(Saved entries)
▬▬▬

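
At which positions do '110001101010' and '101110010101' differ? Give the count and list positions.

Differing positions: 2, 3, 4, 5, 6, 7, 8, 9, 10, 11, 12. Hamming distance = 11.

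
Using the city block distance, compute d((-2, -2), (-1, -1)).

Σ|x_i - y_i| = |-2 - (-1)| + |-2 - (-1)| = 1 + 1 = 2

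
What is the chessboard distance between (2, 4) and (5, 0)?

max(|x_i - y_i|) = max(|2 - 5|, |4 - 0|) = max(3, 4) = 4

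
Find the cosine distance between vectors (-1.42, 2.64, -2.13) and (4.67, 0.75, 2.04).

With u = (-1.42, 2.64, -2.13), v = (4.67, 0.75, 2.04):
u·v = (-1.42)·4.67 + 2.64·0.75 + (-2.13)·2.04 = (-6.6314) + 1.98 + (-4.3452) = -8.9966.
|u| = √((-1.42)² + 2.64² + (-2.13)²) = √(2.0164 + 6.9696 + 4.5369) = √13.5229, |v| = √(4.67² + 0.75² + 2.04²) = √(21.8089 + 0.5625 + 4.1616) = √26.533.
cos θ = (u·v)/(|u||v|) = -8.9966/(√13.5229·√26.533) ≈ -0.475
Cosine distance = 1 - cos θ ≈ 1 - (-0.475) = 1.475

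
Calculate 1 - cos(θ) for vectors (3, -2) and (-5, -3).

With u = (3, -2), v = (-5, -3):
u·v = 3·(-5) + (-2)·(-3) = (-15) + 6 = -9.
|u| = √(3² + (-2)²) = √13, |v| = √((-5)² + (-3)²) = √34, so |u||v| = √(13·34) = √442.
cos θ = (u·v)/(|u||v|) = -9/√442 ≈ -0.4281
Cosine distance = 1 - cos θ ≈ 1 - (-0.4281) = 1.4281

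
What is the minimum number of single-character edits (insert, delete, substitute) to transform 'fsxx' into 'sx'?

Let D[i][j] be the edit distance between the first i characters of 'fsxx' and the first j characters of 'sx', with D[i][0] = i, D[0][j] = j, and D[i][j] = D[i-1][j-1] if the characters match, else 1 + min(D[i-1][j], D[i][j-1], D[i-1][j-1]). Filling the table (rows: prefixes of 'fsxx', columns: prefixes of 'sx'):
     ε  s  x
  ε  0  1  2
  f  1  1  2
  s  2  1  2
  x  3  2  1
  x  4  3  2
The bottom-right entry gives D[4][2] = 2, so no sequence of fewer than 2 edits works. Backtracking through the table gives one optimal edit sequence (2 edits):
  fsxx → sxx (del f @1)
  sxx → sx (del x @2)
Edit distance = 2.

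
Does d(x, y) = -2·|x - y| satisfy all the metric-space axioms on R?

No. With c = -2 < 0, d fails non-negativity: d(8, 11) = -2·|8 - 11| = -2·3 = -6 < 0.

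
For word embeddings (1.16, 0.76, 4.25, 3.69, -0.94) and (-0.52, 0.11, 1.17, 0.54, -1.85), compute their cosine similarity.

With u = (1.16, 0.76, 4.25, 3.69, -0.94), v = (-0.52, 0.11, 1.17, 0.54, -1.85):
u·v = 1.16·(-0.52) + 0.76·0.11 + 4.25·1.17 + 3.69·0.54 + (-0.94)·(-1.85) = (-0.6032) + 0.0836 + 4.9725 + 1.9926 + 1.739 = 8.1845.
|u| = √(1.16² + 0.76² + 4.25² + 3.69² + (-0.94)²) = √(1.3456 + 0.5776 + 18.0625 + 13.6161 + 0.8836) = √34.4854, |v| = √((-0.52)² + 0.11² + 1.17² + 0.54² + (-1.85)²) = √(0.2704 + 0.0121 + 1.3689 + 0.2916 + 3.4225) = √5.3655.
cos θ = (u·v)/(|u||v|) = 8.1845/(√34.4854·√5.3655) ≈ 0.6017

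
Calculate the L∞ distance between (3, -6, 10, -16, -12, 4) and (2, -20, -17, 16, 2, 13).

max(|x_i - y_i|) = max(|3 - 2|, |-6 - (-20)|, |10 - (-17)|, |-16 - 16|, |-12 - 2|, |4 - 13|) = max(1, 14, 27, 32, 14, 9) = 32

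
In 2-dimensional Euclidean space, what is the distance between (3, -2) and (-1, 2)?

√(Σ(x_i - y_i)²) = √((3 - (-1))² + (-2 - 2)²)
= √(4² + (-4)²) = √(16 + 16) = √32 ≈ 5.6569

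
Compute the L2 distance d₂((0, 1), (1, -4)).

√(Σ(x_i - y_i)²) = √((0 - 1)² + (1 - (-4))²)
= √((-1)² + 5²) = √(1 + 25) = √26 ≈ 5.099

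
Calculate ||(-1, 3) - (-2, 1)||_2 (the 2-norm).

(Σ|x_i - y_i|^2)^(1/2) = (|-1 - (-2)|^2 + |3 - 1|^2)^(1/2)
= (1^2 + 2^2)^(1/2) = (1 + 4)^(1/2) = (5)^(1/2) ≈ 2.2361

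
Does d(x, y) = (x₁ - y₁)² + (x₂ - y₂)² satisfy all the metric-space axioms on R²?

No. The squared Euclidean distance fails the triangle inequality. Counterexample: x = (0, 0), y = (5, 5), z = (10, 10). d(x,z) = 10² + 10² = 200, but d(x,y) + d(y,z) = (5² + 5²) + (5² + 5²) = 50 + 50 = 100. Since 200 > 100, the triangle inequality is violated. (Note: √d, the ordinary Euclidean distance, IS a metric.)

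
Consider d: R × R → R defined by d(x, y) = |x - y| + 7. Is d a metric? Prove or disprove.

No. d fails identity of indiscernibles (specifically d(x,x) = 0): d(-1, -1) = |-1 - (-1)| + 7 = 0 + 7 = 7 ≠ 0.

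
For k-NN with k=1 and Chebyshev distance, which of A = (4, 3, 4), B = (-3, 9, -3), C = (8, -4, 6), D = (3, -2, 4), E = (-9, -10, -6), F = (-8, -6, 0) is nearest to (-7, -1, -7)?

Distances: d(A) = 11, d(B) = 10, d(C) = 15, d(D) = 11, d(E) = 9, d(F) = 7. Nearest: F = (-8, -6, 0) with distance 7.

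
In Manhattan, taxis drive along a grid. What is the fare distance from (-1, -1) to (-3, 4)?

Σ|x_i - y_i| = |-1 - (-3)| + |-1 - 4| = 2 + 5 = 7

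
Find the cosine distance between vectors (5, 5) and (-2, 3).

With u = (5, 5), v = (-2, 3):
u·v = 5·(-2) + 5·3 = (-10) + 15 = 5.
|u| = √(5² + 5²) = √50, |v| = √((-2)² + 3²) = √13, so |u||v| = √(50·13) = √650.
cos θ = (u·v)/(|u||v|) = 5/√650 ≈ 0.1961
Cosine distance = 1 - cos θ ≈ 1 - 0.1961 = 0.8039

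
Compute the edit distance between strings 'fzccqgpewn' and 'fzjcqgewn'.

Let D[i][j] be the edit distance between the first i characters of 'fzccqgpewn' and the first j characters of 'fzjcqgewn', with D[i][0] = i, D[0][j] = j, and D[i][j] = D[i-1][j-1] if the characters match, else 1 + min(D[i-1][j], D[i][j-1], D[i-1][j-1]). Filling the table (rows: prefixes of 'fzccqgpewn', columns: prefixes of 'fzjcqgewn'):
     ε  f  z  j  c  q  g  e  w  n
  ε  0  1  2  3  4  5  6  7  8  9
  f  1  0  1  2  3  4  5  6  7  8
  z  2  1  0  1  2  3  4  5  6  7
  c  3  2  1  1  1  2  3  4  5  6
  c  4  3  2  2  1  2  3  4  5  6
  q  5  4  3  3  2  1  2  3  4  5
  g  6  5  4  4  3  2  1  2  3  4
  p  7  6  5  5  4  3  2  2  3  4
  e  8  7  6  6  5  4  3  2  3  4
  w  9  8  7  7  6  5  4  3  2  3
  n 10  9  8  8  7  6  5  4  3  2
The bottom-right entry gives D[10][9] = 2, so no sequence of fewer than 2 edits works. Backtracking through the table gives one optimal edit sequence (2 edits):
  fzccqgpewn → fzjcqgpewn (sub c→j @3)
  fzjcqgpewn → fzjcqgewn (del p @7)
Edit distance = 2.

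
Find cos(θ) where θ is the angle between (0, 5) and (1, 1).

With u = (0, 5), v = (1, 1):
u·v = 0·1 + 5·1 = 0 + 5 = 5.
|u| = √(0² + 5²) = √25, |v| = √(1² + 1²) = √2, so |u||v| = √(25·2) = √50.
cos θ = (u·v)/(|u||v|) = 5/√50 ≈ 0.7071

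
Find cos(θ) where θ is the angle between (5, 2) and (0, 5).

With u = (5, 2), v = (0, 5):
u·v = 5·0 + 2·5 = 0 + 10 = 10.
|u| = √(5² + 2²) = √29, |v| = √(0² + 5²) = √25, so |u||v| = √(29·25) = √725.
cos θ = (u·v)/(|u||v|) = 10/√725 ≈ 0.3714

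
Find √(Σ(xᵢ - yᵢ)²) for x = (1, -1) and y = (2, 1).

√(Σ(x_i - y_i)²) = √((1 - 2)² + (-1 - 1)²)
= √((-1)² + (-2)²) = √(1 + 4) = √5 ≈ 2.2361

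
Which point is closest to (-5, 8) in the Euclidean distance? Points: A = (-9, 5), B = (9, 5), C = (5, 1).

Distances: d(A) = 5, d(B) ≈ 14.3178, d(C) ≈ 12.2066. Nearest: A = (-9, 5) with distance 5.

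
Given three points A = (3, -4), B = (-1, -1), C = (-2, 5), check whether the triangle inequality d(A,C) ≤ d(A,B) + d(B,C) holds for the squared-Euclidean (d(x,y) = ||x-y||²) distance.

d(A,B) = 4² + 3² = 25, d(B,C) = 1² + 6² = 37, d(A,C) = 5² + 9² = 106.
d(A,C) = 106 > 25 + 37 = 62. Triangle inequality is VIOLATED. (Squared-Euclidean is not a metric — this is a counterexample.)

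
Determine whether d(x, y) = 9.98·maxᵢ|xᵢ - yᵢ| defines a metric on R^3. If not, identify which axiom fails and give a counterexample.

Yes. The L∞ (Chebyshev) norm induces a metric on R^3, and multiplying a metric by a positive constant 9.98 > 0 preserves all four axioms: non-negativity (9.98·||x-y|| ≥ 0), identity (9.98·||x-y|| = 0 ⟺ ||x-y|| = 0 ⟺ x = y), symmetry (||x-y|| = ||y-x||), and the triangle inequality (9.98·||x-z|| ≤ 9.98·||x-y|| + 9.98·||y-z||). So d is a metric.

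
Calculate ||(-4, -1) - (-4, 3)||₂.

√(Σ(x_i - y_i)²) = √((-4 - (-4))² + (-1 - 3)²)
= √(0² + (-4)²) = √(0 + 16) = √16 = 4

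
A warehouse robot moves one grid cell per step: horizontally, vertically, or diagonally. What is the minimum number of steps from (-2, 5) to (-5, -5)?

max(|x_i - y_i|) = max(|-2 - (-5)|, |5 - (-5)|) = max(3, 10) = 10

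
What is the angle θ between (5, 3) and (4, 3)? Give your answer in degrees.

With u = (5, 3), v = (4, 3):
u·v = 5·4 + 3·3 = 20 + 9 = 29.
|u| = √(5² + 3²) = √34, |v| = √(4² + 3²) = √25, so |u||v| = √(34·25) = √850.
cos θ = (u·v)/(|u||v|) = 29/√850 ≈ 0.994692
θ = arccos(0.994692) ≈ 5.91°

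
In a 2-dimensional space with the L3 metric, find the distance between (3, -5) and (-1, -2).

(Σ|x_i - y_i|^3)^(1/3) = (|3 - (-1)|^3 + |-5 - (-2)|^3)^(1/3)
= (4^3 + 3^3)^(1/3) = (64 + 27)^(1/3) = (91)^(1/3) ≈ 4.4979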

▬▬▬

Exactly the lines from the one holding "In a 2-dimensional" through the end of the data are to be repeated, with both ends included.

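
In a 2-dimensional space with the L3 metric, find the distance between (3, -5) and (-1, -2).

(Σ|x_i - y_i|^3)^(1/3) = (|3 - (-1)|^3 + |-5 - (-2)|^3)^(1/3)
= (4^3 + 3^3)^(1/3) = (64 + 27)^(1/3) = (91)^(1/3) ≈ 4.4979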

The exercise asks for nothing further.